PROVIDED RECORDS section start
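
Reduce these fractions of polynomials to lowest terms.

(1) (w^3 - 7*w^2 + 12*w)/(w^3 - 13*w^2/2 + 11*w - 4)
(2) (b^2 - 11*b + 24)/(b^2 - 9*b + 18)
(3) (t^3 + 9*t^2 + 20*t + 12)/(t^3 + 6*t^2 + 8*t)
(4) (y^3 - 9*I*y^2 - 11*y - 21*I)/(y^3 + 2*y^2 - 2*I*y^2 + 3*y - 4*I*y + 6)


(1) = (2*w^2 - 6*w)/(2*w^2 - 5*w + 2)
(2) = (b - 8)/(b - 6)
(3) = (t^2 + 7*t + 6)/(t^2 + 4*t)
(4) = (y - 7*I)/(y + 2)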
PROVIDED RECORDS section end
▶ [TASK REQUIREMENTS] Output all of the data in full, exactly as given.

▶ [SOLUTION BELOW]
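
Reduce these fractions of polynomials to lowest terms.

(1) (w^3 - 7*w^2 + 12*w)/(w^3 - 13*w^2/2 + 11*w - 4)
(2) (b^2 - 11*b + 24)/(b^2 - 9*b + 18)
(3) (t^3 + 9*t^2 + 20*t + 12)/(t^3 + 6*t^2 + 8*t)
(4) (y^3 - 9*I*y^2 - 11*y - 21*I)/(y^3 + 2*y^2 - 2*I*y^2 + 3*y - 4*I*y + 6)


(1) = (2*w^2 - 6*w)/(2*w^2 - 5*w + 2)
(2) = (b - 8)/(b - 6)
(3) = (t^2 + 7*t + 6)/(t^2 + 4*t)
(4) = (y - 7*I)/(y + 2)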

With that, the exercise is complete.